GIVEN DATA Block Start

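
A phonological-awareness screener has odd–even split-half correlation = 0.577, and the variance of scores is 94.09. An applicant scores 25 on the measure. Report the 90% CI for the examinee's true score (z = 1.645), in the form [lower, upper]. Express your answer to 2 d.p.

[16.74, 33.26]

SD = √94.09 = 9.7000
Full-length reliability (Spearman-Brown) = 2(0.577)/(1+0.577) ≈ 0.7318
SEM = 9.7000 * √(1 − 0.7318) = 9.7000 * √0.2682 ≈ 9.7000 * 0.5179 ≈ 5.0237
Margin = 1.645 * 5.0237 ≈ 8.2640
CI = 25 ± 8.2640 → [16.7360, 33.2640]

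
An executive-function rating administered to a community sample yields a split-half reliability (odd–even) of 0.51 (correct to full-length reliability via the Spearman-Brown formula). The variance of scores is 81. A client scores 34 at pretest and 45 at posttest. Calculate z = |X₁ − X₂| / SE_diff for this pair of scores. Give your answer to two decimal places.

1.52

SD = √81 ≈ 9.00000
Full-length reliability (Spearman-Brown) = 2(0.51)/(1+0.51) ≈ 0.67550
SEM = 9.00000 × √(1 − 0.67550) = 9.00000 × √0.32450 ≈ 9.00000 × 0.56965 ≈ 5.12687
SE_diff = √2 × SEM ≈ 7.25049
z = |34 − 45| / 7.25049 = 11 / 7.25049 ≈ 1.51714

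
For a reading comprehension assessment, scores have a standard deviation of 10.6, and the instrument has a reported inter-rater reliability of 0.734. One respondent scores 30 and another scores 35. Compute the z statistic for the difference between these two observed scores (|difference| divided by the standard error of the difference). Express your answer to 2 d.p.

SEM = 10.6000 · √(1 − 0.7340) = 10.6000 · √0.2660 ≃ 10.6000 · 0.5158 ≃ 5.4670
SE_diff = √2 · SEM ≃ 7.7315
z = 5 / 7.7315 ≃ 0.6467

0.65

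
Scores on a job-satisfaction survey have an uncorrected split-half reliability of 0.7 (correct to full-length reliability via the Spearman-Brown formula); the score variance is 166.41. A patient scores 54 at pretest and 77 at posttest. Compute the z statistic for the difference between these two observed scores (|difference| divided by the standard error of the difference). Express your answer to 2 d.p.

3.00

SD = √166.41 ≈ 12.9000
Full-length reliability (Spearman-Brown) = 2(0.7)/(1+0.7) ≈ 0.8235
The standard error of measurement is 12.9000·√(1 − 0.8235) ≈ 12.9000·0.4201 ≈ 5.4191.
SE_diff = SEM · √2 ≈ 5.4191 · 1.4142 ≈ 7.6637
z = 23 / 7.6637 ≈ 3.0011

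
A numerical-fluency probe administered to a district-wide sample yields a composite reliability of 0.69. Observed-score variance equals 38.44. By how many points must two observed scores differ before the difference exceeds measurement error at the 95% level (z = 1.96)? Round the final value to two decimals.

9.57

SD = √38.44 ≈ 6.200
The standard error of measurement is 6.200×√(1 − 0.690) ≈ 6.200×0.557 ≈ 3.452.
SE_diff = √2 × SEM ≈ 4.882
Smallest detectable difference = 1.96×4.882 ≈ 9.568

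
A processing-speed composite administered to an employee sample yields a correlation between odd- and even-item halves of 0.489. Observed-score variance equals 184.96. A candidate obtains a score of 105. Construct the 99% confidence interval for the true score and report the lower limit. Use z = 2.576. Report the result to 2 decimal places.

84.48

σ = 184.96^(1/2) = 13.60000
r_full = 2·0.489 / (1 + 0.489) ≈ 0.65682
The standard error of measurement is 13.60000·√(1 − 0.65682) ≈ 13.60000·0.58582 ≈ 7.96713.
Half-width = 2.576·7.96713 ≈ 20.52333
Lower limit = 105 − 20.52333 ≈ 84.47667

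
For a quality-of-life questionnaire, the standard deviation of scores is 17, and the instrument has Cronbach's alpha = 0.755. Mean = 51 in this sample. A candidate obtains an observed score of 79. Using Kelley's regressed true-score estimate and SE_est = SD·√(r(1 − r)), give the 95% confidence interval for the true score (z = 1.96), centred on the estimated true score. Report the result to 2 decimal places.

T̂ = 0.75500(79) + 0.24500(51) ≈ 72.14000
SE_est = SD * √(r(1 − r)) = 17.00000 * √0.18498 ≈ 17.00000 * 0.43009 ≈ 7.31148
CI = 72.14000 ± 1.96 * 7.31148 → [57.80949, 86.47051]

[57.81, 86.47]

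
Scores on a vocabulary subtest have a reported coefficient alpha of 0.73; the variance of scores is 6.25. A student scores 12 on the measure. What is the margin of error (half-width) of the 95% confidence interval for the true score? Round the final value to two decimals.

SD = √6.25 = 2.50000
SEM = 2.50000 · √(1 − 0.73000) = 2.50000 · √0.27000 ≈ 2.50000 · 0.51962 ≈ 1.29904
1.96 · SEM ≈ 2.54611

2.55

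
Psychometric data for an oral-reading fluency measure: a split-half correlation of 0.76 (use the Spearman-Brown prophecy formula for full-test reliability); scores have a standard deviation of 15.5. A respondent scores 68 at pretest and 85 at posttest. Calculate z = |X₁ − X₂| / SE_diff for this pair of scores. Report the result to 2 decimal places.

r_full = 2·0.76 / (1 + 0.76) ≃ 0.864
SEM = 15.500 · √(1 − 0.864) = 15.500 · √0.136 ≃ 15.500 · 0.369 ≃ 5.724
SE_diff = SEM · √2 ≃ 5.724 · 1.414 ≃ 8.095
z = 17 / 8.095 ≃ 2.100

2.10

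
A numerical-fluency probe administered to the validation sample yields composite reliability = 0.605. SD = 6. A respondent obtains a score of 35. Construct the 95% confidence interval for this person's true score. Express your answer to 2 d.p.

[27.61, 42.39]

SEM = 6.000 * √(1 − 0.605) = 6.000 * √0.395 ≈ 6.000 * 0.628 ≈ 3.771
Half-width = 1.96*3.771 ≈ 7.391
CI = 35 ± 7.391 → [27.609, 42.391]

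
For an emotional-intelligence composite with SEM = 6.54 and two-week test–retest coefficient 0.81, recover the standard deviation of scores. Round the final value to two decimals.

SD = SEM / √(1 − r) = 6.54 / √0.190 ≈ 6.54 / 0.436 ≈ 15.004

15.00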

GIVEN DATA Block End
GIVEN DATA Block Start

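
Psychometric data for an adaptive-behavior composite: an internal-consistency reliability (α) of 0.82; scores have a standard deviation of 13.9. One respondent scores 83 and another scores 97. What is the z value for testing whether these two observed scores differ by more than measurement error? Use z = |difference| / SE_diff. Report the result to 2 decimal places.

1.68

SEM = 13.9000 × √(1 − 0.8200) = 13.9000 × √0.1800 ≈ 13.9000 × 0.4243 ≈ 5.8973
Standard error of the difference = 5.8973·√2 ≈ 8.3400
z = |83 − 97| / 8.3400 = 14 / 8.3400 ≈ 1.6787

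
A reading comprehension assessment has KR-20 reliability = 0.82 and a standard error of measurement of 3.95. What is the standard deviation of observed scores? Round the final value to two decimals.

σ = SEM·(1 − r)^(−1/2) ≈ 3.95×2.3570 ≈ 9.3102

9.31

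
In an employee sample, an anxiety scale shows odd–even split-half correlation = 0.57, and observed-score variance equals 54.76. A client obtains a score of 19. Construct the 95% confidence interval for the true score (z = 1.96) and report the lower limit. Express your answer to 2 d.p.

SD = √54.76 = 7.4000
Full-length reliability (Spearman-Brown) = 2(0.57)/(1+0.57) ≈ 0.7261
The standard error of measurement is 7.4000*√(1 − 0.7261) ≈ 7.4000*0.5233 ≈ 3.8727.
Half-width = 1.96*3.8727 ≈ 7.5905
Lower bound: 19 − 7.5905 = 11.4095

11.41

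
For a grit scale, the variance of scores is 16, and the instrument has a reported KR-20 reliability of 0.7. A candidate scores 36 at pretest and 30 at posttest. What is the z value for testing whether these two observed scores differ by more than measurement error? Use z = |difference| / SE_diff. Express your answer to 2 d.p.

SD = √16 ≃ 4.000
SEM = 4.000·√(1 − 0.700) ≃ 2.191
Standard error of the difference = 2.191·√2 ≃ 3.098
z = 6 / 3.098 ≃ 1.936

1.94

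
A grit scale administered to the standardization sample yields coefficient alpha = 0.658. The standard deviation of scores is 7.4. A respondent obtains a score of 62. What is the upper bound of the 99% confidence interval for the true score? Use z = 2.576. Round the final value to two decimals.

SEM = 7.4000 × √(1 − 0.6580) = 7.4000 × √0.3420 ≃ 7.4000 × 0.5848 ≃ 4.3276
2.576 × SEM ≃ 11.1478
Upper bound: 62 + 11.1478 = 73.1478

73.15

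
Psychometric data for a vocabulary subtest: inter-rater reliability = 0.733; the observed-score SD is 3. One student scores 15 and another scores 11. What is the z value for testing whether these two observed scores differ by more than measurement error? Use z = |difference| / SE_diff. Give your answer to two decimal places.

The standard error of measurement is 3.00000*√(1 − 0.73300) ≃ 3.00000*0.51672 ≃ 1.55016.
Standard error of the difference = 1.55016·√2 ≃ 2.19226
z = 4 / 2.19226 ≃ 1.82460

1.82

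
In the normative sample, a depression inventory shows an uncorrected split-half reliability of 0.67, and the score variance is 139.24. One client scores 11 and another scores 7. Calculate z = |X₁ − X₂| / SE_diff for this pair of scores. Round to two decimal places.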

GIVEN DATA Block End

> [WORK ORDER]
Reproduce verbatim the lines above, from the line with "A grit scale administered" through the line with "In the normative".

> [RESPONSE]
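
A grit scale administered to the standardization sample yields coefficient alpha = 0.658. The standard deviation of scores is 7.4. A respondent obtains a score of 62. What is the upper bound of the 99% confidence interval for the true score? Use z = 2.576. Round the final value to two decimals.

SEM = 7.4000 × √(1 − 0.6580) = 7.4000 × √0.3420 ≃ 7.4000 × 0.5848 ≃ 4.3276
2.576 × SEM ≃ 11.1478
Upper bound: 62 + 11.1478 = 73.1478

73.15

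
Psychometric data for a vocabulary subtest: inter-rater reliability = 0.733; the observed-score SD is 3. One student scores 15 and another scores 11. What is the z value for testing whether these two observed scores differ by more than measurement error? Use z = |difference| / SE_diff. Give your answer to two decimal places.

The standard error of measurement is 3.00000*√(1 − 0.73300) ≃ 3.00000*0.51672 ≃ 1.55016.
Standard error of the difference = 1.55016·√2 ≃ 2.19226
z = 4 / 2.19226 ≃ 1.82460

1.82

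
In the normative sample, a depression inventory shows an uncorrected split-half reliability of 0.67, and the score variance is 139.24. One client scores 11 and another scores 7. Calculate z = |X₁ − X₂| / SE_diff for this pair of scores. Round to two decimal places.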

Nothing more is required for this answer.